- [RAW DATA]
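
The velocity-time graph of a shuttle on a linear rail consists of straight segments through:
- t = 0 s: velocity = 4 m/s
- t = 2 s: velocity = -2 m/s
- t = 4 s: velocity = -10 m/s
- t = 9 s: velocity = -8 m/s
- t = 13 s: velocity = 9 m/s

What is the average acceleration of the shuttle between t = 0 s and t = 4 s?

-3.5 m/s²

Average acceleration = Δv/Δt = (-10 − 4)/(4 − 0) = -3.5 m/s².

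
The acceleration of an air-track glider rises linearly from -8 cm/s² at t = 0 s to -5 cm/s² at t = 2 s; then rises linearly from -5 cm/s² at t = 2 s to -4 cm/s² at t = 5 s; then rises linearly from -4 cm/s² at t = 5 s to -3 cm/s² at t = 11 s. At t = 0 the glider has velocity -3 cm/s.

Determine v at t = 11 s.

-50.5 cm/s

Δv equals the area under the a-t graph; then v = v₀ + Δv.
0–2 s: ½(-8 + -5)(2) = -13 cm/s
2–5 s: ½(-5 + -4)(3) = -13.5 cm/s
5–11 s: ½(-4 + -3)(6) = -21 cm/s
Δv = -47.5 cm/s, so v(11) = -3 + (-47.5) = -50.5 cm/s.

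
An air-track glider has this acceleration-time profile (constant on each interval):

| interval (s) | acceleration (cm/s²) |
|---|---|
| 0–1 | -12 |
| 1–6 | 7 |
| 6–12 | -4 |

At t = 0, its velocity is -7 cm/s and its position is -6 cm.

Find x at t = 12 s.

On each constant-a segment, Δv = aΔt and Δx = v₀Δt + ½aΔt²; chain segment to segment.
0–1 s: v starts -7 cm/s; Δx = -7·1 + ½·-12·1² = -13 cm; v ends -19 cm/s.
1–6 s: v starts -19 cm/s; Δx = -19·5 + ½·7·5² = -7.5 cm; v ends 16 cm/s.
6–12 s: v starts 16 cm/s; Δx = 16·6 + ½·-4·6² = 24 cm; v ends -8 cm/s.
x(12) = -6 + Σ Δx = -2.5 cm.

-2.5 cm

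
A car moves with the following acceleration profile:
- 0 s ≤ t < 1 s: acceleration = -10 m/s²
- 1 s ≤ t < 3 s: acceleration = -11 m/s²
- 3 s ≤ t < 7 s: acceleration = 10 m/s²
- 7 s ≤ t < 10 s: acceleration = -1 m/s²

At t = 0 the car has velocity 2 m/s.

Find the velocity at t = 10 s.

7 m/s

Δv equals the area under the a-t graph; then v = v₀ + Δv.
0–1 s: -10 × 1 = -10 m/s
1–3 s: -11 × 2 = -22 m/s
3–7 s: 10 × 4 = 40 m/s
7–10 s: -1 × 3 = -3 m/s
Δv = 5 m/s, so v(10) = 2 + (5) = 7 m/s.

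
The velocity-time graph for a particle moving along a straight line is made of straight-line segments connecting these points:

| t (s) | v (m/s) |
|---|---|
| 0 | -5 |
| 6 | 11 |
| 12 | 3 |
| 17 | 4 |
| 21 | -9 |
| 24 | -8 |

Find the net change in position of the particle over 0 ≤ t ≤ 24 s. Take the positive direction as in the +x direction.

Displacement is the signed area under the v-t curve.
0–6 s: ½(-5 + 11)(6) = 18 m
6–12 s: ½(11 + 3)(6) = 42 m
12–17 s: ½(3 + 4)(5) = 17.5 m
17–21 s: ½(4 + -9)(4) = -10 m
21–24 s: ½(-9 + -8)(3) = -25.5 m
Net displacement = 42 m

42 m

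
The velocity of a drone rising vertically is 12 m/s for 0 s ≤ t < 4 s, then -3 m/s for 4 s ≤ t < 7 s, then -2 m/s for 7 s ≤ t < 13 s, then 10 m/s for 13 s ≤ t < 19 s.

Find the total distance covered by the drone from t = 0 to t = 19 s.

129 m

Total distance travelled is ∫|v| dt — sum the magnitudes of each area piece.
0–4 s: |12| × 4 = 48 m
4–7 s: |-3| × 3 = 9 m
7–13 s: |-2| × 6 = 12 m
13–19 s: |10| × 6 = 60 m
Total distance = 129 m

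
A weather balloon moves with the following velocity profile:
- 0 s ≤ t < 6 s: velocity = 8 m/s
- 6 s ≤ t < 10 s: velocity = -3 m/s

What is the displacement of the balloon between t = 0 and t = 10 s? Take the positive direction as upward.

36 m

Net displacement equals the area under the velocity-time graph (areas below the axis count negative).
0–6 s: 8 × 6 = 48 m
6–10 s: -3 × 4 = -12 m
Net displacement = 36 m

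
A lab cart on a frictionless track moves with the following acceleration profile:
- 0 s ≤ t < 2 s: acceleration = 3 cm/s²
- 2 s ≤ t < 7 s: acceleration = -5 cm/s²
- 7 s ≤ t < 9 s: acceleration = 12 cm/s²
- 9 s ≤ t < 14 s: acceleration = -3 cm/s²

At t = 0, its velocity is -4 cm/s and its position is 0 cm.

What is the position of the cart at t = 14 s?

On each constant-a segment, Δv = aΔt and Δx = v₀Δt + ½aΔt²; chain segment to segment.
0–2 s: v starts -4 cm/s; Δx = -4·2 + ½·3·2² = -2 cm; v ends 2 cm/s.
2–7 s: v starts 2 cm/s; Δx = 2·5 + ½·-5·5² = -52.5 cm; v ends -23 cm/s.
7–9 s: v starts -23 cm/s; Δx = -23·2 + ½·12·2² = -22 cm; v ends 1 cm/s.
9–14 s: v starts 1 cm/s; Δx = 1·5 + ½·-3·5² = -32.5 cm; v ends -14 cm/s.
x(14) = 0 + Σ Δx = -109 cm.

-109 cm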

- [DESCRIPTION OF THE TASK] The required response is a complete, exact copy of the records.

- [YOUR SOLUTION]
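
The velocity-time graph of a shuttle on a linear rail consists of straight segments through:
- t = 0 s: velocity = 4 m/s
- t = 2 s: velocity = -2 m/s
- t = 4 s: velocity = -10 m/s
- t = 9 s: velocity = -8 m/s
- t = 13 s: velocity = 9 m/s

What is the average acceleration of the shuttle between t = 0 s and t = 4 s?

-3.5 m/s²

Average acceleration = Δv/Δt = (-10 − 4)/(4 − 0) = -3.5 m/s².

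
The acceleration of an air-track glider rises linearly from -8 cm/s² at t = 0 s to -5 cm/s² at t = 2 s; then rises linearly from -5 cm/s² at t = 2 s to -4 cm/s² at t = 5 s; then rises linearly from -4 cm/s² at t = 5 s to -3 cm/s² at t = 11 s. At t = 0 the glider has velocity -3 cm/s.

Determine v at t = 11 s.

-50.5 cm/s

Δv equals the area under the a-t graph; then v = v₀ + Δv.
0–2 s: ½(-8 + -5)(2) = -13 cm/s
2–5 s: ½(-5 + -4)(3) = -13.5 cm/s
5–11 s: ½(-4 + -3)(6) = -21 cm/s
Δv = -47.5 cm/s, so v(11) = -3 + (-47.5) = -50.5 cm/s.

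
An air-track glider has this acceleration-time profile (constant on each interval):

| interval (s) | acceleration (cm/s²) |
|---|---|
| 0–1 | -12 |
| 1–6 | 7 |
| 6–12 | -4 |

At t = 0, its velocity is -7 cm/s and its position is -6 cm.

Find x at t = 12 s.

On each constant-a segment, Δv = aΔt and Δx = v₀Δt + ½aΔt²; chain segment to segment.
0–1 s: v starts -7 cm/s; Δx = -7·1 + ½·-12·1² = -13 cm; v ends -19 cm/s.
1–6 s: v starts -19 cm/s; Δx = -19·5 + ½·7·5² = -7.5 cm; v ends 16 cm/s.
6–12 s: v starts 16 cm/s; Δx = 16·6 + ½·-4·6² = 24 cm; v ends -8 cm/s.
x(12) = -6 + Σ Δx = -2.5 cm.

-2.5 cm

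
A car moves with the following acceleration profile:
- 0 s ≤ t < 1 s: acceleration = -10 m/s²
- 1 s ≤ t < 3 s: acceleration = -11 m/s²
- 3 s ≤ t < 7 s: acceleration = 10 m/s²
- 7 s ≤ t < 10 s: acceleration = -1 m/s²

At t = 0 the car has velocity 2 m/s.

Find the velocity at t = 10 s.

7 m/s

Δv equals the area under the a-t graph; then v = v₀ + Δv.
0–1 s: -10 × 1 = -10 m/s
1–3 s: -11 × 2 = -22 m/s
3–7 s: 10 × 4 = 40 m/s
7–10 s: -1 × 3 = -3 m/s
Δv = 5 m/s, so v(10) = 2 + (5) = 7 m/s.

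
The velocity-time graph for a particle moving along a straight line is made of straight-line segments connecting these points:

| t (s) | v (m/s) |
|---|---|
| 0 | -5 |
| 6 | 11 |
| 12 | 3 |
| 17 | 4 |
| 21 | -9 |
| 24 | -8 |

Find the net change in position of the particle over 0 ≤ t ≤ 24 s. Take the positive direction as in the +x direction.

Displacement is the signed area under the v-t curve.
0–6 s: ½(-5 + 11)(6) = 18 m
6–12 s: ½(11 + 3)(6) = 42 m
12–17 s: ½(3 + 4)(5) = 17.5 m
17–21 s: ½(4 + -9)(4) = -10 m
21–24 s: ½(-9 + -8)(3) = -25.5 m
Net displacement = 42 m

42 m

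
The velocity of a drone rising vertically is 12 m/s for 0 s ≤ t < 4 s, then -3 m/s for 4 s ≤ t < 7 s, then -2 m/s for 7 s ≤ t < 13 s, then 10 m/s for 13 s ≤ t < 19 s.

Find the total distance covered by the drone from t = 0 to t = 19 s.

129 m

Total distance travelled is ∫|v| dt — sum the magnitudes of each area piece.
0–4 s: |12| × 4 = 48 m
4–7 s: |-3| × 3 = 9 m
7–13 s: |-2| × 6 = 12 m
13–19 s: |10| × 6 = 60 m
Total distance = 129 m

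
A weather balloon moves with the following velocity profile:
- 0 s ≤ t < 6 s: velocity = 8 m/s
- 6 s ≤ t < 10 s: velocity = -3 m/s

What is the displacement of the balloon between t = 0 and t = 10 s? Take the positive direction as upward.

36 m

Net displacement equals the area under the velocity-time graph (areas below the axis count negative).
0–6 s: 8 × 6 = 48 m
6–10 s: -3 × 4 = -12 m
Net displacement = 36 m

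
A lab cart on a frictionless track moves with the following acceleration profile:
- 0 s ≤ t < 2 s: acceleration = 3 cm/s²
- 2 s ≤ t < 7 s: acceleration = -5 cm/s²
- 7 s ≤ t < 9 s: acceleration = 12 cm/s²
- 9 s ≤ t < 14 s: acceleration = -3 cm/s²

At t = 0, its velocity is -4 cm/s and its position is 0 cm.

What is the position of the cart at t = 14 s?

On each constant-a segment, Δv = aΔt and Δx = v₀Δt + ½aΔt²; chain segment to segment.
0–2 s: v starts -4 cm/s; Δx = -4·2 + ½·3·2² = -2 cm; v ends 2 cm/s.
2–7 s: v starts 2 cm/s; Δx = 2·5 + ½·-5·5² = -52.5 cm; v ends -23 cm/s.
7–9 s: v starts -23 cm/s; Δx = -23·2 + ½·12·2² = -22 cm; v ends 1 cm/s.
9–14 s: v starts 1 cm/s; Δx = 1·5 + ½·-3·5² = -32.5 cm; v ends -14 cm/s.
x(14) = 0 + Σ Δx = -109 cm.

-109 cm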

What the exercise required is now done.